** Opening GIVEN ENTRIES block **
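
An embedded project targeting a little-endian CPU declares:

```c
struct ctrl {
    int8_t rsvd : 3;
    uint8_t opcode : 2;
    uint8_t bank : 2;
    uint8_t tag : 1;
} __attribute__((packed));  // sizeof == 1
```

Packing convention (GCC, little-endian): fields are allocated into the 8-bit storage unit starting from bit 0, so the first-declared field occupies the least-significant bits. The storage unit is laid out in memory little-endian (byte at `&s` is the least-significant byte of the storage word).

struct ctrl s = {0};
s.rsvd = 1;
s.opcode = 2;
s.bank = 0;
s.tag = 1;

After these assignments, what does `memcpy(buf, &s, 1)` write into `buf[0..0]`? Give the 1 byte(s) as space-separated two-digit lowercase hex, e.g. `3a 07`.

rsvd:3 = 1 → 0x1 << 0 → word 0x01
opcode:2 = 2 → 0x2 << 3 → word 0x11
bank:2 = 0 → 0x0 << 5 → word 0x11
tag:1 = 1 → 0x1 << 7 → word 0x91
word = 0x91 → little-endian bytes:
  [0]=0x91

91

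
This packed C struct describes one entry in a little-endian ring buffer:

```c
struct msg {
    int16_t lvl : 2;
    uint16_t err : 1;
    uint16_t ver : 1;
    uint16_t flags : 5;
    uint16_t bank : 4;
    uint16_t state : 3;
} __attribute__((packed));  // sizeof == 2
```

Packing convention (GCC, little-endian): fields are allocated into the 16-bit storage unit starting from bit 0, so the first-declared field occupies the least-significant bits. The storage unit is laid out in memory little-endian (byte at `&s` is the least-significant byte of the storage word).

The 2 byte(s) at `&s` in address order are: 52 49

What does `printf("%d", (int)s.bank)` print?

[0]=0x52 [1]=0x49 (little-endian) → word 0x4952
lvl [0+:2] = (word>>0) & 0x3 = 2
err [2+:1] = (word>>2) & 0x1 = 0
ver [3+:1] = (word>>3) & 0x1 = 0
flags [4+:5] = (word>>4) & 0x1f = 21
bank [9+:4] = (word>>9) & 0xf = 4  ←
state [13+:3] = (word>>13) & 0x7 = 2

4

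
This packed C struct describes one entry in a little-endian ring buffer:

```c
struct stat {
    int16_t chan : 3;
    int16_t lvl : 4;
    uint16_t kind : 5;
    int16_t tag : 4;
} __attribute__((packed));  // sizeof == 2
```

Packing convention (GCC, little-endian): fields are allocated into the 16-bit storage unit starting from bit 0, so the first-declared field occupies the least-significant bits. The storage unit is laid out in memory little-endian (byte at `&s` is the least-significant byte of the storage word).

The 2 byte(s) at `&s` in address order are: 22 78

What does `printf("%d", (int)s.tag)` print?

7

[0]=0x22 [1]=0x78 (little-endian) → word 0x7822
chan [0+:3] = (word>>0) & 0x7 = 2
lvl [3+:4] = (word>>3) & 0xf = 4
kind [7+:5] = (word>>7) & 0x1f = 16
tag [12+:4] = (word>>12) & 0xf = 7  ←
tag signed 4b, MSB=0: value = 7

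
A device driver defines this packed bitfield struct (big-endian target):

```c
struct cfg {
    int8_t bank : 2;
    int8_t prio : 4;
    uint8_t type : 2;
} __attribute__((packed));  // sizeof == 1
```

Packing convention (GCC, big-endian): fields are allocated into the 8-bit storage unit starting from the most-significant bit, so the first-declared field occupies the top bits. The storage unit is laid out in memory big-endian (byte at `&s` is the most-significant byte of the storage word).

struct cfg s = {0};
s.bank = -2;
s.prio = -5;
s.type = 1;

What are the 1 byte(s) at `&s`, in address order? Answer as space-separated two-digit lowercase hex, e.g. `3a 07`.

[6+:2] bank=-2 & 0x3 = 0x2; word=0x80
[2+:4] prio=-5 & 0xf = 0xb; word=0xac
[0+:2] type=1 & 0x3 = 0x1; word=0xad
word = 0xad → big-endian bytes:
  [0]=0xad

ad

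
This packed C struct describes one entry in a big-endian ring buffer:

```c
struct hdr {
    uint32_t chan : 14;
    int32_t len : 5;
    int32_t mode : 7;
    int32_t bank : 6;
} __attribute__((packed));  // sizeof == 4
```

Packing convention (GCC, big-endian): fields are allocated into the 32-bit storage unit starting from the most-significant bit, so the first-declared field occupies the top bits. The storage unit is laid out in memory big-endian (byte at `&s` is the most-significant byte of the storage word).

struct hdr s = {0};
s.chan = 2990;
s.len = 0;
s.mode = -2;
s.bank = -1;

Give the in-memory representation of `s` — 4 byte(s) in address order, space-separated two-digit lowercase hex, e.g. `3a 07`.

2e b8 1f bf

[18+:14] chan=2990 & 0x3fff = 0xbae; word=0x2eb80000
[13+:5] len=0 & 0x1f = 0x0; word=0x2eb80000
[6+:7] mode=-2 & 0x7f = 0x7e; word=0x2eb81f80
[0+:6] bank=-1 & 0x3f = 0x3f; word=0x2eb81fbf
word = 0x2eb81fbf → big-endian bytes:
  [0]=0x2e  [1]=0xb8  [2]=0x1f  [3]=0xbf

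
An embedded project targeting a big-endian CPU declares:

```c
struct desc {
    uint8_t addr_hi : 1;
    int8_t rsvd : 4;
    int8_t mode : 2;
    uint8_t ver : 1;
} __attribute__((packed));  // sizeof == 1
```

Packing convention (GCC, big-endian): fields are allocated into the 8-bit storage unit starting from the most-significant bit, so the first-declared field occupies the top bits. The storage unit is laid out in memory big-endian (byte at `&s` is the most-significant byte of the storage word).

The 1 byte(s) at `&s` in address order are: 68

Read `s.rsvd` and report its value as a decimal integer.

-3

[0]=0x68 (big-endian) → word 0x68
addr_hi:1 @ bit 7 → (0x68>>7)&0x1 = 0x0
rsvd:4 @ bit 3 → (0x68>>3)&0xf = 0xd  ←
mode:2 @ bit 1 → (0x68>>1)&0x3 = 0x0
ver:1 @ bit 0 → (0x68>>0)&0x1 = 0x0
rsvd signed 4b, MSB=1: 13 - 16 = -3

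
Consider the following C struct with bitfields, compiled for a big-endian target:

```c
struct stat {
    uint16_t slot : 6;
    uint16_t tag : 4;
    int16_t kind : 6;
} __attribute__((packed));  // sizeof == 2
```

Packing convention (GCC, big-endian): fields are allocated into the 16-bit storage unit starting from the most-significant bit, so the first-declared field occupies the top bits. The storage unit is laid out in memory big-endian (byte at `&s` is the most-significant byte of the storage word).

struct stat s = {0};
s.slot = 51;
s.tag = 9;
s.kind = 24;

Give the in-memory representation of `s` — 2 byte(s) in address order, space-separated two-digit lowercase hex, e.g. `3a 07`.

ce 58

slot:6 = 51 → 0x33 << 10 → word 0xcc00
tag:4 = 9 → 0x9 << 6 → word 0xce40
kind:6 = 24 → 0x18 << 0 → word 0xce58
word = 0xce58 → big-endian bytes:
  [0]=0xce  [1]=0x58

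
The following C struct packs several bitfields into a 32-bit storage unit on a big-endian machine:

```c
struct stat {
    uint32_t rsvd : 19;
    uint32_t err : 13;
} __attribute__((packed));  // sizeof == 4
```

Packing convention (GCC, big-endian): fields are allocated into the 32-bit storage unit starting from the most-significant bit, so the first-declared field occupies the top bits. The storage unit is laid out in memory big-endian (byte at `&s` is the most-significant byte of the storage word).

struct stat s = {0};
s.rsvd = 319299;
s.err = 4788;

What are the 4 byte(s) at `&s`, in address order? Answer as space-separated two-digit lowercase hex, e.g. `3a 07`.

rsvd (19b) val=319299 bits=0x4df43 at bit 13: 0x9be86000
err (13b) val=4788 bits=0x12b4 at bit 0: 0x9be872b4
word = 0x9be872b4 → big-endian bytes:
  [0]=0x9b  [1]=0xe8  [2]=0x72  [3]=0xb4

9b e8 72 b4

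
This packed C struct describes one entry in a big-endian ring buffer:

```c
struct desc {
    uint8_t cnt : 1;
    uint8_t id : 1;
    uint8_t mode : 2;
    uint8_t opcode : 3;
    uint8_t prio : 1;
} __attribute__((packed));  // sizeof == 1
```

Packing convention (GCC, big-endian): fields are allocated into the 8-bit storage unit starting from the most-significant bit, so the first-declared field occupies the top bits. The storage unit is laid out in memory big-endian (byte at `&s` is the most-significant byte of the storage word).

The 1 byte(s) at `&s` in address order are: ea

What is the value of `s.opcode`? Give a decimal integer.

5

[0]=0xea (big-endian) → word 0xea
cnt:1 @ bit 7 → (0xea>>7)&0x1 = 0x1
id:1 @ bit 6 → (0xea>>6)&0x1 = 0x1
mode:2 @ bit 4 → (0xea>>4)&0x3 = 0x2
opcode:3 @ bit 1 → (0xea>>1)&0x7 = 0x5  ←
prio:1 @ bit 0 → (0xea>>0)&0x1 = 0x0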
** Closing GIVEN ENTRIES block **
** Opening GIVEN ENTRIES block **
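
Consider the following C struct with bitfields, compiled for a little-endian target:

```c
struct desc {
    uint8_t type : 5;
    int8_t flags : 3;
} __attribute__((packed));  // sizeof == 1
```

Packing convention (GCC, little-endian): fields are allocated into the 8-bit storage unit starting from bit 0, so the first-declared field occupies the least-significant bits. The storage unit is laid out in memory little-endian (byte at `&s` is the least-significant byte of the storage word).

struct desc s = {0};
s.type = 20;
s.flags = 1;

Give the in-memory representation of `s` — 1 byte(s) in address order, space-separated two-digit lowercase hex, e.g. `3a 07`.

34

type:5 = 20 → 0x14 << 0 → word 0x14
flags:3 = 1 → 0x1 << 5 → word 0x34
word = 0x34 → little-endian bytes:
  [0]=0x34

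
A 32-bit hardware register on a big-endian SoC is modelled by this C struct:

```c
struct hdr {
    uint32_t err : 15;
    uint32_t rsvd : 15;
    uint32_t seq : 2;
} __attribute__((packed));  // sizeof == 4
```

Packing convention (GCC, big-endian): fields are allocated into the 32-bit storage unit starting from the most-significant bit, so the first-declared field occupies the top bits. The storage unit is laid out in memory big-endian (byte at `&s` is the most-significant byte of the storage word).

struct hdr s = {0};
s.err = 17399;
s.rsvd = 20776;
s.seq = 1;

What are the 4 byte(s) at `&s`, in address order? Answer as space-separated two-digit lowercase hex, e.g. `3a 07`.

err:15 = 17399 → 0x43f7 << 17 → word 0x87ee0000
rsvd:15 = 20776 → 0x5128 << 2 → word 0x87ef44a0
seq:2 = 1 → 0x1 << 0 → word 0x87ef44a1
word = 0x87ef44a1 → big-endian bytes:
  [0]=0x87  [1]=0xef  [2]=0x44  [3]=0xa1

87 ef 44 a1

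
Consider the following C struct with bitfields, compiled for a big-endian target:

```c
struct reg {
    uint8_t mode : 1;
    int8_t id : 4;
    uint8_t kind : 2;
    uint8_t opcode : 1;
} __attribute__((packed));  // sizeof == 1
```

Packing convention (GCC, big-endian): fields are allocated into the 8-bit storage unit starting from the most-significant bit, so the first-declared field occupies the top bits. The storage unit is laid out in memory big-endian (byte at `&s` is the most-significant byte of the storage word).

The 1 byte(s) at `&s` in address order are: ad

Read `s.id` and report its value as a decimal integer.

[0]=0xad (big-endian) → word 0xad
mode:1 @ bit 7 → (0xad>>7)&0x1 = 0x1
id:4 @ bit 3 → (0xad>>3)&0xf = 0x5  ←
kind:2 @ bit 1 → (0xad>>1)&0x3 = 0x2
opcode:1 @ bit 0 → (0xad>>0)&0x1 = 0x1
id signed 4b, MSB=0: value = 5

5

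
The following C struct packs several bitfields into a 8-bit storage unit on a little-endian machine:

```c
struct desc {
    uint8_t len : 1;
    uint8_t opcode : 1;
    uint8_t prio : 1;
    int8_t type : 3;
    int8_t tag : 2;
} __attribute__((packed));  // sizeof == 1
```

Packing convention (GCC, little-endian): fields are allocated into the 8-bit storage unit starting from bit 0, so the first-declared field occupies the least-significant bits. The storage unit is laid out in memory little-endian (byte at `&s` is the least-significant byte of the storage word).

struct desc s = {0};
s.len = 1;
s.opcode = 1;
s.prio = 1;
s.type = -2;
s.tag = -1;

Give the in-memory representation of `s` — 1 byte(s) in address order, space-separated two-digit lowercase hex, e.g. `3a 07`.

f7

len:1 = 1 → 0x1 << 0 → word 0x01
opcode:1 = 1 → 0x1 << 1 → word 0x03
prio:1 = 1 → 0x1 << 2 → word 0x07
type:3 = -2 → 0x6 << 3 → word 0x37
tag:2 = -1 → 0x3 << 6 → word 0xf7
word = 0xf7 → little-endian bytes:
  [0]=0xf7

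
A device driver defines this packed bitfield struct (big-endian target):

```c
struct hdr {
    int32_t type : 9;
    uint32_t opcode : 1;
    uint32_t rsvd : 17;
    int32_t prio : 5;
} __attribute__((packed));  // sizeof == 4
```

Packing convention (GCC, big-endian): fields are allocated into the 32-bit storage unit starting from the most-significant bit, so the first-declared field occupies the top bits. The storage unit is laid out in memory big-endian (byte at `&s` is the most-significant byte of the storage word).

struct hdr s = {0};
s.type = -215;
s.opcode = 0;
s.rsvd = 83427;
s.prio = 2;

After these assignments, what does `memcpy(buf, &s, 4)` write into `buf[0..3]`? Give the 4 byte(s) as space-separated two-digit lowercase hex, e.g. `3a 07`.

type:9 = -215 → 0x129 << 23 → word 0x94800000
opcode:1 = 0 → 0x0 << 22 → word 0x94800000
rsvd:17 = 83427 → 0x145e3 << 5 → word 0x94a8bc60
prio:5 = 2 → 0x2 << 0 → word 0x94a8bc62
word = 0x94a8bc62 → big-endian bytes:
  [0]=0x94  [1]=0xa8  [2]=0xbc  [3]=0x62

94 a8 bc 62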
** Closing GIVEN ENTRIES block **
** Opening GIVEN ENTRIES block **
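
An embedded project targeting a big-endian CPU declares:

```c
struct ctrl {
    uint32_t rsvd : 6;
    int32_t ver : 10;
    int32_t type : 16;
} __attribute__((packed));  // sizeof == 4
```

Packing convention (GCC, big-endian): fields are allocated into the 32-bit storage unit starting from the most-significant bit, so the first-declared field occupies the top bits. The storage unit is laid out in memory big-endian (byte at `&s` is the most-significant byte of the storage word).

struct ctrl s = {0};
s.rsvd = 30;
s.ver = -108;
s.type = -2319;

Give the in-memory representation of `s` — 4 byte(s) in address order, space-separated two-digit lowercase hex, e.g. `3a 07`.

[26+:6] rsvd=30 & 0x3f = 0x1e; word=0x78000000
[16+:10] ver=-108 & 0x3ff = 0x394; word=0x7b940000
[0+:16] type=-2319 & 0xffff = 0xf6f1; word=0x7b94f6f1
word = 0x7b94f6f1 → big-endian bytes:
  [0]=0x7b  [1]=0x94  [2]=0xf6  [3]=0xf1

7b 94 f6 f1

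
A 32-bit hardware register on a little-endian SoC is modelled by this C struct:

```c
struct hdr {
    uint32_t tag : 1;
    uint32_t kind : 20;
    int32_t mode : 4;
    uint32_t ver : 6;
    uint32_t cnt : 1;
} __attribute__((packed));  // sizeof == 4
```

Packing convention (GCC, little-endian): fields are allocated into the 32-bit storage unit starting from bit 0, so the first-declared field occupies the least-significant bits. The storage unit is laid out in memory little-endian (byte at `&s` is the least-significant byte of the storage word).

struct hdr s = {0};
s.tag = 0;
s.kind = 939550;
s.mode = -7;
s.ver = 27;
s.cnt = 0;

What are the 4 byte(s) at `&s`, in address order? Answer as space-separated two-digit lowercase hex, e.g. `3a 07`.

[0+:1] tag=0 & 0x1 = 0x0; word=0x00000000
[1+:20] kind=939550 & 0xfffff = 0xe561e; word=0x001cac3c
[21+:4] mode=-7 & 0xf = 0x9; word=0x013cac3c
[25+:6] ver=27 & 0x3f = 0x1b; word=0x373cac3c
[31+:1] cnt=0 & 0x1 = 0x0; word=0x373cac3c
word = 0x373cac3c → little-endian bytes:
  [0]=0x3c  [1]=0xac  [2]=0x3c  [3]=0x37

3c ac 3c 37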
** Closing GIVEN ENTRIES block **
• **TASK DESCRIPTION**
Wherever a line in the data above holds the word "hardware", copy that line.

• **TASK RESPONSE**
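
A 32-bit hardware register on a big-endian SoC is modelled by this C struct:
A 32-bit hardware register on a little-endian SoC is modelled by this C struct: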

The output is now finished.